**Source data:**
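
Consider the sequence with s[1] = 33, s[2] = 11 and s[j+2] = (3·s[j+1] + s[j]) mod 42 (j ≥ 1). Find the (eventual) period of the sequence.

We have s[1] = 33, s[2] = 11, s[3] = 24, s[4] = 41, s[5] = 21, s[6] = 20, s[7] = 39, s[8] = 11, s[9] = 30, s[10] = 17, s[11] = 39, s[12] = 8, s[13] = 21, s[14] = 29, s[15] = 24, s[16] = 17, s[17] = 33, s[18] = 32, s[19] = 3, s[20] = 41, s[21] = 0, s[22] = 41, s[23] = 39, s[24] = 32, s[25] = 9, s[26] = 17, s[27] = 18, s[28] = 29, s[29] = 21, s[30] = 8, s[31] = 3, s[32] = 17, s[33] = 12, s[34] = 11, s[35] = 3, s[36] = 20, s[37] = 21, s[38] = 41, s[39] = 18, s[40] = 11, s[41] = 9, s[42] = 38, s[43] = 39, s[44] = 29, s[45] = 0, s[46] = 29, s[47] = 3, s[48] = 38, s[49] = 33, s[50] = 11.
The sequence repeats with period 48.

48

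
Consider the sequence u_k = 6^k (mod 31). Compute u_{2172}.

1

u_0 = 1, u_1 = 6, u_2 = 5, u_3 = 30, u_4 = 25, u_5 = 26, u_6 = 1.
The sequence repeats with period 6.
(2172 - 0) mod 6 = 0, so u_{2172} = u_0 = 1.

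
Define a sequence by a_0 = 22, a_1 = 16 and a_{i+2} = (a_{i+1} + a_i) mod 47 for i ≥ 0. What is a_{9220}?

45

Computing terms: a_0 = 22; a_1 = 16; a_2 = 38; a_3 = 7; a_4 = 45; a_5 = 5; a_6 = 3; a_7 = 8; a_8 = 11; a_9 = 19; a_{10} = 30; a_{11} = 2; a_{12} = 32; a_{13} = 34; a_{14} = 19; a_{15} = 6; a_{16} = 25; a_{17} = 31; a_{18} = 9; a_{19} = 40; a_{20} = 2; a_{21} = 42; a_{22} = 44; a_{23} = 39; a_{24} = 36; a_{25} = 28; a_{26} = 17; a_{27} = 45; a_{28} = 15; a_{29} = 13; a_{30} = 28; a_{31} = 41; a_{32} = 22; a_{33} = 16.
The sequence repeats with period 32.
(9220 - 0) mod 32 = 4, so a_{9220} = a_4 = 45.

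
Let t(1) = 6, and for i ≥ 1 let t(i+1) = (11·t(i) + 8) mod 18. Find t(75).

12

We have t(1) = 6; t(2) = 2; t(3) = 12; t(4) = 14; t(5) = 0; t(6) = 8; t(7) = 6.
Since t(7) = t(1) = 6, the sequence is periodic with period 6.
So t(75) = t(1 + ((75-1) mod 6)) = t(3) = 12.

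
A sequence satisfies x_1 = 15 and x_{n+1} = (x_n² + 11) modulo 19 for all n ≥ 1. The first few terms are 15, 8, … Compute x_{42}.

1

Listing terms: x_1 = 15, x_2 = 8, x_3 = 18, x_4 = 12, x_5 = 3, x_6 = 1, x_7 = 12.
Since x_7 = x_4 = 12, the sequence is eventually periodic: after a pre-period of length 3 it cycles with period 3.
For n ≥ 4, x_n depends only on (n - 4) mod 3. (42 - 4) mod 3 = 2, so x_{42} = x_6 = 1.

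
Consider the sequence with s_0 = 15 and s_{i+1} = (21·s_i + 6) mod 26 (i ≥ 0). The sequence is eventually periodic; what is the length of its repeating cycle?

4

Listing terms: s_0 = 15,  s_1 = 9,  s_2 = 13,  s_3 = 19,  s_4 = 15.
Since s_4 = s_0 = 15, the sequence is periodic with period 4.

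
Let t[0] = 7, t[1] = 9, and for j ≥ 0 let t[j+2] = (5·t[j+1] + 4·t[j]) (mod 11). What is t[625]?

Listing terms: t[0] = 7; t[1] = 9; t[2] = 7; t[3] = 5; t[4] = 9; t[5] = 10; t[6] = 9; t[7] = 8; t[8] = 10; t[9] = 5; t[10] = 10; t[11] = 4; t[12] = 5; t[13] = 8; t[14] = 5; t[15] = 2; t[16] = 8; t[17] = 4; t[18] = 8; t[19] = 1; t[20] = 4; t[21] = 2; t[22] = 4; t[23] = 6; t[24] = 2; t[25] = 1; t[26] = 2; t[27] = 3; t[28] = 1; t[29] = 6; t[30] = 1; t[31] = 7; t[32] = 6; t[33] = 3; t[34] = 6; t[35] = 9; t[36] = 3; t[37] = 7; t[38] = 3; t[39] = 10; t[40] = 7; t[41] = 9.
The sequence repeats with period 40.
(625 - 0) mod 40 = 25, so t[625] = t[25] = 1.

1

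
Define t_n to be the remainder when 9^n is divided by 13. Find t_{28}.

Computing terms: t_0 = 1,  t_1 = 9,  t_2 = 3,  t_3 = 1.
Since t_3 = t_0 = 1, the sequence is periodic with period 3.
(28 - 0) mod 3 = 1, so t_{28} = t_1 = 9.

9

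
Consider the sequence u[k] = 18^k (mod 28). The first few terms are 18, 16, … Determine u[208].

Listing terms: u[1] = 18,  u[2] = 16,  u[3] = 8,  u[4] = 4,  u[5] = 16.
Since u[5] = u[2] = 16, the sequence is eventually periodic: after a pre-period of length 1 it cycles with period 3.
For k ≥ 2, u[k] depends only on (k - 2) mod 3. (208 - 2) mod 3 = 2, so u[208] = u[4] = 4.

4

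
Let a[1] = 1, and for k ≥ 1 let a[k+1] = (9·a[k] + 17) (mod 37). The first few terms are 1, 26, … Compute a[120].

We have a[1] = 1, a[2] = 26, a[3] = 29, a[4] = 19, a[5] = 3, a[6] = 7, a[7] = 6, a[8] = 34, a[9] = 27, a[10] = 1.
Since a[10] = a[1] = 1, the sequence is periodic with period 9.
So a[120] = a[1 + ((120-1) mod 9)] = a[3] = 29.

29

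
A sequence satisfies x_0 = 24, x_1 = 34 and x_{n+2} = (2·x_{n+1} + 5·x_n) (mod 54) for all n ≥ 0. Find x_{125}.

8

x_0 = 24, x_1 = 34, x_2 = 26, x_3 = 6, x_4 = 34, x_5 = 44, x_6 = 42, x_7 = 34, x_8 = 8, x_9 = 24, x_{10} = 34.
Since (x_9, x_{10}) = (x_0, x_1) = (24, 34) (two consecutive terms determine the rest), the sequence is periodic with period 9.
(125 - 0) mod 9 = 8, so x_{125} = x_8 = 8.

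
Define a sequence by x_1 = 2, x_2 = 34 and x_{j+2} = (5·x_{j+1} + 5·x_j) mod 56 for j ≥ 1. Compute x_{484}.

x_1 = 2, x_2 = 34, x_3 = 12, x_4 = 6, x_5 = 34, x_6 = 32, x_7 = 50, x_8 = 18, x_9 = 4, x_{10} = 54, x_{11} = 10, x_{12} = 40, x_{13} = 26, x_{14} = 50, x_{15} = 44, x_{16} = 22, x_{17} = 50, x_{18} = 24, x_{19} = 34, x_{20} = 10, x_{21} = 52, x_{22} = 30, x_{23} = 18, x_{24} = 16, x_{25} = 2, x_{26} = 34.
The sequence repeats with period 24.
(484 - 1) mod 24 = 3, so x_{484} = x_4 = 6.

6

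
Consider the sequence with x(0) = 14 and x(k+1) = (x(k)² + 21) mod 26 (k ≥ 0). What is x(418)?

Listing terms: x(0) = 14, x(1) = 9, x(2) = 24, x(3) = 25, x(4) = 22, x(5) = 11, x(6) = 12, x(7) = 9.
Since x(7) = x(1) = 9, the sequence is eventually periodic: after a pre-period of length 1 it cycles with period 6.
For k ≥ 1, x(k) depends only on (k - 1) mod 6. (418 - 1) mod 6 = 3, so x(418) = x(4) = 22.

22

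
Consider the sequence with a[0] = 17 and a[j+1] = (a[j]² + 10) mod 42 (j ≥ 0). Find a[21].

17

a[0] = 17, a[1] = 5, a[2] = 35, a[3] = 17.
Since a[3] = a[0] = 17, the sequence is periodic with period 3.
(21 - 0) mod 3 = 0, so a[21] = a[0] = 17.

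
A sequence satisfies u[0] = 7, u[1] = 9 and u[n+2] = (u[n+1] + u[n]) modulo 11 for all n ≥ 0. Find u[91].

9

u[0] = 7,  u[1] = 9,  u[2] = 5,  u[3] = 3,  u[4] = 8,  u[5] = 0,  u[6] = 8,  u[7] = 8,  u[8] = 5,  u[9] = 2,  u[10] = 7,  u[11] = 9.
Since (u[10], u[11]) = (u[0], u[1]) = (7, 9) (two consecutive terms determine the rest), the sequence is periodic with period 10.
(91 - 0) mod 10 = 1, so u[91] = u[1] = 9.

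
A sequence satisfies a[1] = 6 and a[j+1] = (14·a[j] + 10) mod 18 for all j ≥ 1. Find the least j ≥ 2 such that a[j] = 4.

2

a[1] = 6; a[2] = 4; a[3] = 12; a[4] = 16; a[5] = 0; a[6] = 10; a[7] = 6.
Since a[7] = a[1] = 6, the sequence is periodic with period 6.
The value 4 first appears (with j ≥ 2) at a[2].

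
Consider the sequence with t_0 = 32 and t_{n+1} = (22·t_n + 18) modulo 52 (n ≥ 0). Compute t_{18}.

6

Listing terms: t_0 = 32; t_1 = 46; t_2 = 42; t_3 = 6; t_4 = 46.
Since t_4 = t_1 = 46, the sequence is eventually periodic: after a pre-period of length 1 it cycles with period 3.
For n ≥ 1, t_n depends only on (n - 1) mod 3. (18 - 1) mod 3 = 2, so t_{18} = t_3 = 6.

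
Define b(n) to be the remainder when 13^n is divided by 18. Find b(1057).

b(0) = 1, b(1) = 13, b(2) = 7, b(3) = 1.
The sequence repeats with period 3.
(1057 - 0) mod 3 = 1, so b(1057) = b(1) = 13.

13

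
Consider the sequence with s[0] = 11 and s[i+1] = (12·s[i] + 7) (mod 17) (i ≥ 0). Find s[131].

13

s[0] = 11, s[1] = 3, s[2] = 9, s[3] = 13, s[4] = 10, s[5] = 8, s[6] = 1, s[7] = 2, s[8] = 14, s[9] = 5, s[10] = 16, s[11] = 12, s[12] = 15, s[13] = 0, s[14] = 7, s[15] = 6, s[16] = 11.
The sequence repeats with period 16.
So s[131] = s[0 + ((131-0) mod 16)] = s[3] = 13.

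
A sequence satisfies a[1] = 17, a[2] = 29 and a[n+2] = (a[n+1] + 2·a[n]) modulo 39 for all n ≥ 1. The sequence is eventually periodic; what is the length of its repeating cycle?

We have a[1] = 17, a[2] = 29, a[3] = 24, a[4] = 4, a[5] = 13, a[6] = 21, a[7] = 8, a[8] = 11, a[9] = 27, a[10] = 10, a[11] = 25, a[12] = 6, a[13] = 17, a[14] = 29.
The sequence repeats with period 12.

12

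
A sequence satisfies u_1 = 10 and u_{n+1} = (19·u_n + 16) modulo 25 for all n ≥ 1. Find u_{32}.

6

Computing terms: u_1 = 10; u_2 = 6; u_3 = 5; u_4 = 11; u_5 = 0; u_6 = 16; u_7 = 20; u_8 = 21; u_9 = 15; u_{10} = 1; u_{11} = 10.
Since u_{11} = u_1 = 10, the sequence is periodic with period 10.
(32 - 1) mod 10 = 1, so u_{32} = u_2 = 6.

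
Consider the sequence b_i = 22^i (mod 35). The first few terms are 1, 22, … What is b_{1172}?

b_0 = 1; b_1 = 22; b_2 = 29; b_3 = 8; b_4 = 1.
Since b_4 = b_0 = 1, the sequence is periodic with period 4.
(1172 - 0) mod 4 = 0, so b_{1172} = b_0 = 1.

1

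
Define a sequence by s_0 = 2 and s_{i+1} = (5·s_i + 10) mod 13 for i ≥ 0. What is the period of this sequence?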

**What the exercise asks:** Taking the line that contains "A sequence satisfies u_1" as the first, reproduce every line through the end of the entries exactly.

**Finished exercise:**
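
A sequence satisfies u_1 = 10 and u_{n+1} = (19·u_n + 16) modulo 25 for all n ≥ 1. Find u_{32}.

6

Computing terms: u_1 = 10; u_2 = 6; u_3 = 5; u_4 = 11; u_5 = 0; u_6 = 16; u_7 = 20; u_8 = 21; u_9 = 15; u_{10} = 1; u_{11} = 10.
Since u_{11} = u_1 = 10, the sequence is periodic with period 10.
(32 - 1) mod 10 = 1, so u_{32} = u_2 = 6.

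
Consider the sequence b_i = 22^i (mod 35). The first few terms are 1, 22, … What is b_{1172}?

b_0 = 1; b_1 = 22; b_2 = 29; b_3 = 8; b_4 = 1.
Since b_4 = b_0 = 1, the sequence is periodic with period 4.
(1172 - 0) mod 4 = 0, so b_{1172} = b_0 = 1.

1

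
Define a sequence by s_0 = 2 and s_{i+1} = (5·s_i + 10) mod 13 for i ≥ 0. What is the period of this sequence?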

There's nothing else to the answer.